- _TASK DIRECTIONS_: Produce the records below again, word for word, but stop after the line that contains "brown rice ($0.50".

----- PROVIDED MATERIAL

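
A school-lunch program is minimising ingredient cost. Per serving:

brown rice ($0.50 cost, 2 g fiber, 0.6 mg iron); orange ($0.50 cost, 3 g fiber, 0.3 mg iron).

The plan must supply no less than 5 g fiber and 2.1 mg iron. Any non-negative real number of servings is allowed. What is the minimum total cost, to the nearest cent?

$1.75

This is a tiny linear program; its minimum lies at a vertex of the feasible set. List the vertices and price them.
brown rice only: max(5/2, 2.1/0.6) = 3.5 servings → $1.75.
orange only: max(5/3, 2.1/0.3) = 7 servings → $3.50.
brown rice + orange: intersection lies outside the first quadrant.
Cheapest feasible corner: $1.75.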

----------

- _ANSWER TO THE EXERCISE_:
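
A school-lunch program is minimising ingredient cost. Per serving:

brown rice ($0.50 cost, 2 g fiber, 0.6 mg iron); orange ($0.50 cost, 3 g fiber, 0.3 mg iron).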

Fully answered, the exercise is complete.